(Task goal): The answer should contain each record below, repeated exactly.

[Stored data entries]

============================================================

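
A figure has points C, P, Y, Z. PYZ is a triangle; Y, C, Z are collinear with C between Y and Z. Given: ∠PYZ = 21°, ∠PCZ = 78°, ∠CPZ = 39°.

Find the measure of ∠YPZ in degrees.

∠YPZ = 96°

1. ∠CZP = 63°  [△PCZ]
2. ∠PZY = 63°  [C on ray ZY]
3. ∠YPZ = 96°  [△PYZ]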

============================================================

(Solution to this task):
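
A figure has points C, P, Y, Z. PYZ is a triangle; Y, C, Z are collinear with C between Y and Z. Given: ∠PYZ = 21°, ∠PCZ = 78°, ∠CPZ = 39°.

Find the measure of ∠YPZ in degrees.

∠YPZ = 96°

1. ∠CZP = 63°  [△PCZ]
2. ∠PZY = 63°  [C on ray ZY]
3. ∠YPZ = 96°  [△PYZ]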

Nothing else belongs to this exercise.